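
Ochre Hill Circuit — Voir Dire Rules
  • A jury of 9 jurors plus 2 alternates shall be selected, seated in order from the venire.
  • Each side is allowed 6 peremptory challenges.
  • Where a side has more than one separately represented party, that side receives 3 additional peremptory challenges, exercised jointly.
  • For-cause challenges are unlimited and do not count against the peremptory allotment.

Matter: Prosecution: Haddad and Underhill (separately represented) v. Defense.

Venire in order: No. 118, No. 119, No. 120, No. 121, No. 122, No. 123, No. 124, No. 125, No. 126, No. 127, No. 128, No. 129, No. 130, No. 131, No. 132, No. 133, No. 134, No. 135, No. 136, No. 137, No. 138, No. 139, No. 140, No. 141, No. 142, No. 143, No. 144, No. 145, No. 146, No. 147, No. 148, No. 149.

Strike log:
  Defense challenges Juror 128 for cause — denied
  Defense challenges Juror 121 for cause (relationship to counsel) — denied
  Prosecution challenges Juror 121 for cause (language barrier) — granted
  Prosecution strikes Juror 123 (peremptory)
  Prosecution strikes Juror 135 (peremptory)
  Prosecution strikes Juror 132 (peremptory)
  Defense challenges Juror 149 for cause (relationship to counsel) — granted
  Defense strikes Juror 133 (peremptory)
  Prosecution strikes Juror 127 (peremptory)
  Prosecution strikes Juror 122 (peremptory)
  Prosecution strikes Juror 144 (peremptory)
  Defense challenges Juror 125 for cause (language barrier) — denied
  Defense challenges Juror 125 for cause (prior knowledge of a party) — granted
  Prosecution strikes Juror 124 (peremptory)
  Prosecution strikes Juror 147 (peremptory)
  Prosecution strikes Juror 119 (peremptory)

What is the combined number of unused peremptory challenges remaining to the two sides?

Prosecution allotment: 6 base + 3 multi-party = 9. Defense allotment: 6.
Prosecution peremptories used: #123, #135, #132, #127, #122, #144, #124, #147, #119 — 9 (the for-cause on #121 doesn't count).
Defense peremptories used: #133 — 1 (for-cause on #128, #121, #149, #125, #125 don't count).
Remaining: (9 − 9) + (6 − 1) = 5.

5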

Exercise: Write out only the lines that run from the line containing "Prosecution strikes Juror 135 (peremptory)" through the line containing "Prosecution strikes Juror 122 (peremptory)", both included, exactly as they appear above.

Response to this task:
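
  Prosecution strikes Juror 135 (peremptory)
  Prosecution strikes Juror 132 (peremptory)
  Defense challenges Juror 149 for cause (relationship to counsel) — granted
  Defense strikes Juror 133 (peremptory)
  Prosecution strikes Juror 127 (peremptory)
  Prosecution strikes Juror 122 (peremptory)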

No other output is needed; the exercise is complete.